▶ **EXERCISE**
Write every entry out again, exactly as given.

▶ **INPUT FOR THIS TASK**
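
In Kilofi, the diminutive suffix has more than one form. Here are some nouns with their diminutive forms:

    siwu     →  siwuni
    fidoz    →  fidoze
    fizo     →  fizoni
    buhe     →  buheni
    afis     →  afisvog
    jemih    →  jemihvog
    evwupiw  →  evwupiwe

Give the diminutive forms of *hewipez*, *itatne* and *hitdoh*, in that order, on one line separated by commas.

Looking at the final sound of each stem: -vog when the stem ends in a voiceless consonant (*afis*, *jemih*); -e when the stem ends in a voiced consonant (*fidoz*, *evwupiw*); -ni when the stem ends in a vowel (*siwu*, *fizo*, *buhe*).
The final sound of *hewipez* is /z/, which is a voiced consonant, so the suffix is -e, giving *hewipeze*.
The final sound of *itatne* is /e/, which is a vowel, so the suffix is -ni, giving *itatneni*.
Since the final sound of *hitdoh* is /h/ (a voiceless consonant), it takes -vog, giving *hitdohvog*.

hewipeze, itatneni, hitdohvog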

▶ **ANSWER TO THIS TASK**
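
In Kilofi, the diminutive suffix has more than one form. Here are some nouns with their diminutive forms:

    siwu     →  siwuni
    fidoz    →  fidoze
    fizo     →  fizoni
    buhe     →  buheni
    afis     →  afisvog
    jemih    →  jemihvog
    evwupiw  →  evwupiwe

Give the diminutive forms of *hewipez*, *itatne* and *hitdoh*, in that order, on one line separated by commas.

Looking at the final sound of each stem: -vog when the stem ends in a voiceless consonant (*afis*, *jemih*); -e when the stem ends in a voiced consonant (*fidoz*, *evwupiw*); -ni when the stem ends in a vowel (*siwu*, *fizo*, *buhe*).
The final sound of *hewipez* is /z/, which is a voiced consonant, so the suffix is -e, giving *hewipeze*.
The final sound of *itatne* is /e/, which is a vowel, so the suffix is -ni, giving *itatneni*.
Since the final sound of *hitdoh* is /h/ (a voiceless consonant), it takes -vog, giving *hitdohvog*.

hewipeze, itatneni, hitdohvog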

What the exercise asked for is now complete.